▶ **Your goal**
Exact output of all the records is required.

━━ Stored data ━━

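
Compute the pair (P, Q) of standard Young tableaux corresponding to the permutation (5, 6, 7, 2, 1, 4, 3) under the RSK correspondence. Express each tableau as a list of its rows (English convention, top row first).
Insert each entry of the permutation into P by Schensted row insertion, recording in Q the position of each new cell.

Insert 5: appended to row 1. P = [[5]], Q = [[1]].
Insert 6: appended to row 1. P = [[5, 6]], Q = [[1, 2]].
Insert 7: appended to row 1. P = [[5, 6, 7]], Q = [[1, 2, 3]].
Insert 2: 2 bumps 5 from row 1; 5 starts row 2. P = [[2, 6, 7], [5]], Q = [[1, 2, 3], [4]].
Insert 1: 1 bumps 2 from row 1; 2 bumps 5 from row 2; 5 starts row 3. P = [[1, 6, 7], [2], [5]], Q = [[1, 2, 3], [4], [5]].
Insert 4: 4 bumps 6 from row 1; 6 appends to row 2. P = [[1, 4, 7], [2, 6], [5]], Q = [[1, 2, 3], [4, 6], [5]].
Insert 3: 3 bumps 4 from row 1; 4 bumps 6 from row 2; 6 appends to row 3. P = [[1, 3, 7], [2, 4], [5, 6]], Q = [[1, 2, 3], [4, 6], [5, 7]].

So P = [[1, 3, 7], [2, 4], [5, 6]], Q = [[1, 2, 3], [4, 6], [5, 7]].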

━━━

▶ **Task answer**
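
Compute the pair (P, Q) of standard Young tableaux corresponding to the permutation (5, 6, 7, 2, 1, 4, 3) under the RSK correspondence. Express each tableau as a list of its rows (English convention, top row first).
Insert each entry of the permutation into P by Schensted row insertion, recording in Q the position of each new cell.

Insert 5: appended to row 1. P = [[5]], Q = [[1]].
Insert 6: appended to row 1. P = [[5, 6]], Q = [[1, 2]].
Insert 7: appended to row 1. P = [[5, 6, 7]], Q = [[1, 2, 3]].
Insert 2: 2 bumps 5 from row 1; 5 starts row 2. P = [[2, 6, 7], [5]], Q = [[1, 2, 3], [4]].
Insert 1: 1 bumps 2 from row 1; 2 bumps 5 from row 2; 5 starts row 3. P = [[1, 6, 7], [2], [5]], Q = [[1, 2, 3], [4], [5]].
Insert 4: 4 bumps 6 from row 1; 6 appends to row 2. P = [[1, 4, 7], [2, 6], [5]], Q = [[1, 2, 3], [4, 6], [5]].
Insert 3: 3 bumps 4 from row 1; 4 bumps 6 from row 2; 6 appends to row 3. P = [[1, 3, 7], [2, 4], [5, 6]], Q = [[1, 2, 3], [4, 6], [5, 7]].

So P = [[1, 3, 7], [2, 4], [5, 6]], Q = [[1, 2, 3], [4, 6], [5, 7]].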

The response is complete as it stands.